Data for processing
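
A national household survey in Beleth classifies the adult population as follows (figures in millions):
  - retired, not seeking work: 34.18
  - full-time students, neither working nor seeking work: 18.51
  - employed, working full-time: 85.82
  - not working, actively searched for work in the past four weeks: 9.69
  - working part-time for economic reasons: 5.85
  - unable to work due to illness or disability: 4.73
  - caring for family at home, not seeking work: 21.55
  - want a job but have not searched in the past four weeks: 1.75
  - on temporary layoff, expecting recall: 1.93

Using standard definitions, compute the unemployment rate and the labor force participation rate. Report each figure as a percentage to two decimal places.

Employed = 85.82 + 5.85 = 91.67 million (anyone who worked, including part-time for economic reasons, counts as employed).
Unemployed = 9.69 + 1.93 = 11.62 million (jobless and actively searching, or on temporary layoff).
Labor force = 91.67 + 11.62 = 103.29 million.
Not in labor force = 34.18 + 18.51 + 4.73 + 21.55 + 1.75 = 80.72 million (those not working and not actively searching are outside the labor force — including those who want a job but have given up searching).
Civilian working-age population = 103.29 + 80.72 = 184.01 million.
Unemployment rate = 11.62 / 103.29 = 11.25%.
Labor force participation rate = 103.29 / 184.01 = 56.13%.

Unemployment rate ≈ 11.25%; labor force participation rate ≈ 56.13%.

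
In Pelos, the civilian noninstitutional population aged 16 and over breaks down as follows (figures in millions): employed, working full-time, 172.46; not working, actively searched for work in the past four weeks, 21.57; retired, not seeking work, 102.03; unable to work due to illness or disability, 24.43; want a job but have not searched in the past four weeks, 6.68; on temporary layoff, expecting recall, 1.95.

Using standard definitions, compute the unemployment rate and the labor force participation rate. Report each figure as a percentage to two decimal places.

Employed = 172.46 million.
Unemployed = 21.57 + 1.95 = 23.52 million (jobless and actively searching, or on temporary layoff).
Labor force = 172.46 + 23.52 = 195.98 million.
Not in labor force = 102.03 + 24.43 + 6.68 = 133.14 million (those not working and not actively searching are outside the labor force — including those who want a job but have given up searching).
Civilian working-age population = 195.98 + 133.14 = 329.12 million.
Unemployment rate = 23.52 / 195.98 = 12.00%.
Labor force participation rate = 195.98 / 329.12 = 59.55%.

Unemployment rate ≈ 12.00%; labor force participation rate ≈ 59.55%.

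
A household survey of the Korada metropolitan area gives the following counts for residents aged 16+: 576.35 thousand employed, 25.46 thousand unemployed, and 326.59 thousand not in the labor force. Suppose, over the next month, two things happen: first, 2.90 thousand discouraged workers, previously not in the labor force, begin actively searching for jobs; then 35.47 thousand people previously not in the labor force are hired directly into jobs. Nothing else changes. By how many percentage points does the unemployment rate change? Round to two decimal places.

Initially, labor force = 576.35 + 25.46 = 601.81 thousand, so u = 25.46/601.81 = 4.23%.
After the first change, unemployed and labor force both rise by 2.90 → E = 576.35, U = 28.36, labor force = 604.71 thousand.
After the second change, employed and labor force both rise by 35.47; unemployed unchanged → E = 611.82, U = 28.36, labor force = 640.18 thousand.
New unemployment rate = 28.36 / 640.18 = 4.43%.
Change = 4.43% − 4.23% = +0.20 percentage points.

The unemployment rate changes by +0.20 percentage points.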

Task objective
Please print out every entry again, exactly as it reads.

Answer space
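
A national household survey in Beleth classifies the adult population as follows (figures in millions):
  - retired, not seeking work: 34.18
  - full-time students, neither working nor seeking work: 18.51
  - employed, working full-time: 85.82
  - not working, actively searched for work in the past four weeks: 9.69
  - working part-time for economic reasons: 5.85
  - unable to work due to illness or disability: 4.73
  - caring for family at home, not seeking work: 21.55
  - want a job but have not searched in the past four weeks: 1.75
  - on temporary layoff, expecting recall: 1.93

Using standard definitions, compute the unemployment rate and the labor force participation rate. Report each figure as a percentage to two decimal places.

Employed = 85.82 + 5.85 = 91.67 million (anyone who worked, including part-time for economic reasons, counts as employed).
Unemployed = 9.69 + 1.93 = 11.62 million (jobless and actively searching, or on temporary layoff).
Labor force = 91.67 + 11.62 = 103.29 million.
Not in labor force = 34.18 + 18.51 + 4.73 + 21.55 + 1.75 = 80.72 million (those not working and not actively searching are outside the labor force — including those who want a job but have given up searching).
Civilian working-age population = 103.29 + 80.72 = 184.01 million.
Unemployment rate = 11.62 / 103.29 = 11.25%.
Labor force participation rate = 103.29 / 184.01 = 56.13%.

Unemployment rate ≈ 11.25%; labor force participation rate ≈ 56.13%.

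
In Pelos, the civilian noninstitutional population aged 16 and over breaks down as follows (figures in millions): employed, working full-time, 172.46; not working, actively searched for work in the past four weeks, 21.57; retired, not seeking work, 102.03; unable to work due to illness or disability, 24.43; want a job but have not searched in the past four weeks, 6.68; on temporary layoff, expecting recall, 1.95.

Using standard definitions, compute the unemployment rate and the labor force participation rate. Report each figure as a percentage to two decimal places.

Employed = 172.46 million.
Unemployed = 21.57 + 1.95 = 23.52 million (jobless and actively searching, or on temporary layoff).
Labor force = 172.46 + 23.52 = 195.98 million.
Not in labor force = 102.03 + 24.43 + 6.68 = 133.14 million (those not working and not actively searching are outside the labor force — including those who want a job but have given up searching).
Civilian working-age population = 195.98 + 133.14 = 329.12 million.
Unemployment rate = 23.52 / 195.98 = 12.00%.
Labor force participation rate = 195.98 / 329.12 = 59.55%.

Unemployment rate ≈ 12.00%; labor force participation rate ≈ 59.55%.

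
A household survey of the Korada metropolitan area gives the following counts for residents aged 16+: 576.35 thousand employed, 25.46 thousand unemployed, and 326.59 thousand not in the labor force. Suppose, over the next month, two things happen: first, 2.90 thousand discouraged workers, previously not in the labor force, begin actively searching for jobs; then 35.47 thousand people previously not in the labor force are hired directly into jobs. Nothing else changes. By how many percentage points does the unemployment rate change? Round to two decimal places.

Initially, labor force = 576.35 + 25.46 = 601.81 thousand, so u = 25.46/601.81 = 4.23%.
After the first change, unemployed and labor force both rise by 2.90 → E = 576.35, U = 28.36, labor force = 604.71 thousand.
After the second change, employed and labor force both rise by 35.47; unemployed unchanged → E = 611.82, U = 28.36, labor force = 640.18 thousand.
New unemployment rate = 28.36 / 640.18 = 4.43%.
Change = 4.43% − 4.23% = +0.20 percentage points.

The unemployment rate changes by +0.20 percentage points.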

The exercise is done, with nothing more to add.